# What is expected
Please give the number of lines in the material below that contain "string", and provide nothing besides that number.

----

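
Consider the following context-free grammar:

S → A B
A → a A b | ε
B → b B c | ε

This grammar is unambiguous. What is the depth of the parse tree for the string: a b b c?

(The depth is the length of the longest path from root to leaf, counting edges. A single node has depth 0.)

3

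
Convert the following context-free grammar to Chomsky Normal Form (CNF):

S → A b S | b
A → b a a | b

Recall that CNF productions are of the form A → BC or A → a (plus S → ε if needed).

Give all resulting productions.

TB → b; S → b; TA → a; A → b; S → A X0; X0 → TB S; A → TB X1; X1 → TA TA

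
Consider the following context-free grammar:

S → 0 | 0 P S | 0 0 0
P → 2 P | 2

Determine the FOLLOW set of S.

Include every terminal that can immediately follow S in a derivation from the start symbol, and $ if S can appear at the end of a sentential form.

We compute FOLLOW(S) using the standard algorithm.
FOLLOW(S) starts with {$}.
FIRST(P) = {2}
FIRST(S) = {0}
FOLLOW(P) = {0}
FOLLOW(S) = {$}
Therefore, FOLLOW(S) = {$}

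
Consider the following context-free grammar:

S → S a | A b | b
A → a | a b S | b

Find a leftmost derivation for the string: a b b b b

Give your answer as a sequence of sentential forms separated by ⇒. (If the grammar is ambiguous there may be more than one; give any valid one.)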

----

# Solution for this exercise
2